Segment Start: PROVIDED INFORMATION
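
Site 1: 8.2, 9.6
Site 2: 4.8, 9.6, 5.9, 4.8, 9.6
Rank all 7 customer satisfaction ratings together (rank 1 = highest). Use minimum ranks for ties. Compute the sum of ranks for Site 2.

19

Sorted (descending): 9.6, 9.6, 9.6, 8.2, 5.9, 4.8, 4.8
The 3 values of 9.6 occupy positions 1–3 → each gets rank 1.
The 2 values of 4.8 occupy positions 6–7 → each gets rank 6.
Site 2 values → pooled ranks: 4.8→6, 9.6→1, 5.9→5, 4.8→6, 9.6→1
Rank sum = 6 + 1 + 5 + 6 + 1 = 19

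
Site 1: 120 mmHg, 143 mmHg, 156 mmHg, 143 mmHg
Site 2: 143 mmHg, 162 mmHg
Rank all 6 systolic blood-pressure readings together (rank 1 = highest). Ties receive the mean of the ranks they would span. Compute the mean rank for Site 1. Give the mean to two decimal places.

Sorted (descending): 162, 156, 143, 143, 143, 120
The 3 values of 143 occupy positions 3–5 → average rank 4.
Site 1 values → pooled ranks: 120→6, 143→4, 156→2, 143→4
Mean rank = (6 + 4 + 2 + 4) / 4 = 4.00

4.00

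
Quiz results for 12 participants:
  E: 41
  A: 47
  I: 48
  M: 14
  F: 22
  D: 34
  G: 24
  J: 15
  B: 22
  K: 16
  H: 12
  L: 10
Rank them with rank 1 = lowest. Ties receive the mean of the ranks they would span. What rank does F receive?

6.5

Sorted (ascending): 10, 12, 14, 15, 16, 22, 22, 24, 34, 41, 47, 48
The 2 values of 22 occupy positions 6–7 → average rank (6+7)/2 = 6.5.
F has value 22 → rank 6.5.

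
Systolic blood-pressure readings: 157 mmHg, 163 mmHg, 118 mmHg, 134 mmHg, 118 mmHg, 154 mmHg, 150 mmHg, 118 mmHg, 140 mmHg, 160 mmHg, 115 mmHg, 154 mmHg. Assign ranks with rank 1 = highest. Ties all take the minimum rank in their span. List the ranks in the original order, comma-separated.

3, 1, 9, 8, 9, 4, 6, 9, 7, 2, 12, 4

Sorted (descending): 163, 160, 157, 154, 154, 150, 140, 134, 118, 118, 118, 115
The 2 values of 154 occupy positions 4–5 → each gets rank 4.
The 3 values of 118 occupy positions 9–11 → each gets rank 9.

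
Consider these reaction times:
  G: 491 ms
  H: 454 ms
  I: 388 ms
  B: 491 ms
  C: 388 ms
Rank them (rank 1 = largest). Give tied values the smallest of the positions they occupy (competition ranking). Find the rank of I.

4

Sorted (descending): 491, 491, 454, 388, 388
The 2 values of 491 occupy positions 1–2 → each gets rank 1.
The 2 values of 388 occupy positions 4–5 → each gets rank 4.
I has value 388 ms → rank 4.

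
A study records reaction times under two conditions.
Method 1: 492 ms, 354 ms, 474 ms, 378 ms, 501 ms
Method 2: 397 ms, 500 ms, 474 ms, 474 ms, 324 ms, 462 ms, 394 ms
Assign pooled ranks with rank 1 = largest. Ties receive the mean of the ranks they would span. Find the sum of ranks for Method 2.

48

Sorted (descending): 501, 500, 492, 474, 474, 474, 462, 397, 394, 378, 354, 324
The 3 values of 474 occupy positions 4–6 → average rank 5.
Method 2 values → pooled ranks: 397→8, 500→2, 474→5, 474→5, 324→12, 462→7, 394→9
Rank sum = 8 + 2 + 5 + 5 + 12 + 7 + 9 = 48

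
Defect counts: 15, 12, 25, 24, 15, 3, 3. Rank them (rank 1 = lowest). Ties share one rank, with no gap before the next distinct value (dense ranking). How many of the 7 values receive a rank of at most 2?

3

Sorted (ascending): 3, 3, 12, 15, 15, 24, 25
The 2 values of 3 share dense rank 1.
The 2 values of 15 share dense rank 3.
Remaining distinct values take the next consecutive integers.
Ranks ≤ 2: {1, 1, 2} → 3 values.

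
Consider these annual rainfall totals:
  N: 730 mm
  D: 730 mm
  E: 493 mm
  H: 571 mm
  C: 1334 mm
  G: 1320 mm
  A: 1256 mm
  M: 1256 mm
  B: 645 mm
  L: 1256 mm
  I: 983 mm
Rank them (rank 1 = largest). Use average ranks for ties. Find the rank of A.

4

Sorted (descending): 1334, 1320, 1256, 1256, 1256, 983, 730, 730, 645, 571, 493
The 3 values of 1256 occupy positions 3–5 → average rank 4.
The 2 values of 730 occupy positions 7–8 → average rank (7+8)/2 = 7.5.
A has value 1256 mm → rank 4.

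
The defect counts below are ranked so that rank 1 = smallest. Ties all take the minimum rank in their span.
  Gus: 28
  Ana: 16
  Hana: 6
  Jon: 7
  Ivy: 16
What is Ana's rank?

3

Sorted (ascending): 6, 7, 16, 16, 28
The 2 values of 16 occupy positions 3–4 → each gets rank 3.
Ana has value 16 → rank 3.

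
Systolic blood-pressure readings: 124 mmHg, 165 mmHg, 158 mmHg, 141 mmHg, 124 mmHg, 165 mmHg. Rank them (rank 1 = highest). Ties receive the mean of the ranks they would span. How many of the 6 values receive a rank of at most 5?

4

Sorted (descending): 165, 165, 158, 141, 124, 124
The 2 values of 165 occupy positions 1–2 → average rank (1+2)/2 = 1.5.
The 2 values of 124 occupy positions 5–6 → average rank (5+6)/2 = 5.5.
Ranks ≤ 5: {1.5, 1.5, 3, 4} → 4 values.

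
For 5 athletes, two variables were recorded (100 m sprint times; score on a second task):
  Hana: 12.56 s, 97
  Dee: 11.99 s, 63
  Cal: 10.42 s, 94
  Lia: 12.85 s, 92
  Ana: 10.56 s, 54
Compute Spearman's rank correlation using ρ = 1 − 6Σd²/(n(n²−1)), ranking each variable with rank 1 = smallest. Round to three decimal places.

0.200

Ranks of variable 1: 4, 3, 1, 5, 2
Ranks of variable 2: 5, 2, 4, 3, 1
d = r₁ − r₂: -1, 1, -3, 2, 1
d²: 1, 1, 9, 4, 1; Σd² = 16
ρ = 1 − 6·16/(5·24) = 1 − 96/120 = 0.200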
Segment End: PROVIDED INFORMATION
**ABOUT THIS TASK:** Beginning at the first line of the records, retype exactly every line up to and including the one with "A study records".

**YOUR SOLUTION:**
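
Site 1: 8.2, 9.6
Site 2: 4.8, 9.6, 5.9, 4.8, 9.6
Rank all 7 customer satisfaction ratings together (rank 1 = highest). Use minimum ranks for ties. Compute the sum of ranks for Site 2.

19

Sorted (descending): 9.6, 9.6, 9.6, 8.2, 5.9, 4.8, 4.8
The 3 values of 9.6 occupy positions 1–3 → each gets rank 1.
The 2 values of 4.8 occupy positions 6–7 → each gets rank 6.
Site 2 values → pooled ranks: 4.8→6, 9.6→1, 5.9→5, 4.8→6, 9.6→1
Rank sum = 6 + 1 + 5 + 6 + 1 = 19

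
Site 1: 120 mmHg, 143 mmHg, 156 mmHg, 143 mmHg
Site 2: 143 mmHg, 162 mmHg
Rank all 6 systolic blood-pressure readings together (rank 1 = highest). Ties receive the mean of the ranks they would span. Compute the mean rank for Site 1. Give the mean to two decimal places.

Sorted (descending): 162, 156, 143, 143, 143, 120
The 3 values of 143 occupy positions 3–5 → average rank 4.
Site 1 values → pooled ranks: 120→6, 143→4, 156→2, 143→4
Mean rank = (6 + 4 + 2 + 4) / 4 = 4.00

4.00

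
Quiz results for 12 participants:
  E: 41
  A: 47
  I: 48
  M: 14
  F: 22
  D: 34
  G: 24
  J: 15
  B: 22
  K: 16
  H: 12
  L: 10
Rank them with rank 1 = lowest. Ties receive the mean of the ranks they would span. What rank does F receive?

6.5

Sorted (ascending): 10, 12, 14, 15, 16, 22, 22, 24, 34, 41, 47, 48
The 2 values of 22 occupy positions 6–7 → average rank (6+7)/2 = 6.5.
F has value 22 → rank 6.5.

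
Systolic blood-pressure readings: 157 mmHg, 163 mmHg, 118 mmHg, 134 mmHg, 118 mmHg, 154 mmHg, 150 mmHg, 118 mmHg, 140 mmHg, 160 mmHg, 115 mmHg, 154 mmHg. Assign ranks with rank 1 = highest. Ties all take the minimum rank in their span. List the ranks in the original order, comma-separated.

3, 1, 9, 8, 9, 4, 6, 9, 7, 2, 12, 4

Sorted (descending): 163, 160, 157, 154, 154, 150, 140, 134, 118, 118, 118, 115
The 2 values of 154 occupy positions 4–5 → each gets rank 4.
The 3 values of 118 occupy positions 9–11 → each gets rank 9.

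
Consider these reaction times:
  G: 491 ms
  H: 454 ms
  I: 388 ms
  B: 491 ms
  C: 388 ms
Rank them (rank 1 = largest). Give tied values the smallest of the positions they occupy (competition ranking). Find the rank of I.

4

Sorted (descending): 491, 491, 454, 388, 388
The 2 values of 491 occupy positions 1–2 → each gets rank 1.
The 2 values of 388 occupy positions 4–5 → each gets rank 4.
I has value 388 ms → rank 4.

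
A study records reaction times under two conditions.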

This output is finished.